Items from a dataset
- - - -

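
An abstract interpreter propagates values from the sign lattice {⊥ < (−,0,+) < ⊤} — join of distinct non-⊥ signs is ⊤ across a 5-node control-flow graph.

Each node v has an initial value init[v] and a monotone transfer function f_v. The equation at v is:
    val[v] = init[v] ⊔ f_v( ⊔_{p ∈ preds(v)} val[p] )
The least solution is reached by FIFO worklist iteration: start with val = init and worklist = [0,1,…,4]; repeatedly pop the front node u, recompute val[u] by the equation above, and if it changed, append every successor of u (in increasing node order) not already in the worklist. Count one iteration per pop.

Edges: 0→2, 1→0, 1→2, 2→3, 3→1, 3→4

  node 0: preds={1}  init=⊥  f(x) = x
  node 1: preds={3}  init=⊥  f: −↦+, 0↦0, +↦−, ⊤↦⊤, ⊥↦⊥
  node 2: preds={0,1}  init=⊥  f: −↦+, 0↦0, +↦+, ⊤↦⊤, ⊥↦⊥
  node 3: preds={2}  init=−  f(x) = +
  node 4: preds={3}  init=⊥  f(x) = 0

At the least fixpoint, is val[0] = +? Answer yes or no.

no

Worklist (11 pops):
  #1 pop 0: in=⊥ → ⊥ (no change)
  #2 pop 1: in=− → + (was ⊥); enqueue [0]
  #3 pop 2: in=+ → + (was ⊥); enqueue []
  #4 pop 3: in=+ → ⊤ (was −); enqueue [1]
  #5 pop 4: in=⊤ → 0 (was ⊥); enqueue []
  #6 pop 0: in=+ → + (was ⊥); enqueue [2]
  #7 pop 1: in=⊤ → ⊤ (was +); enqueue [0]
  #8 pop 2: in=⊤ → ⊤ (was +); enqueue [3]
  #9 pop 0: in=⊤ → ⊤ (was +); enqueue [2]
  #10 pop 3: in=⊤ → ⊤ (no change)
  #11 pop 2: in=⊤ → ⊤ (no change)

Fixpoint:
  val[0] = ⊤
  val[1] = ⊤
  val[2] = ⊤
  val[3] = ⊤
  val[4] = 0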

- - - -

§ Task prompt: Show all lines from the records above where the word "preds" occurs.

§ Response to this exercise:
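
    val[v] = init[v] ⊔ f_v( ⊔_{p ∈ preds(v)} val[p] )
  node 0: preds={1}  init=⊥  f(x) = x
  node 1: preds={3}  init=⊥  f: −↦+, 0↦0, +↦−, ⊤↦⊤, ⊥↦⊥
  node 2: preds={0,1}  init=⊥  f: −↦+, 0↦0, +↦+, ⊤↦⊤, ⊥↦⊥
  node 3: preds={2}  init=−  f(x) = +
  node 4: preds={3}  init=⊥  f(x) = 0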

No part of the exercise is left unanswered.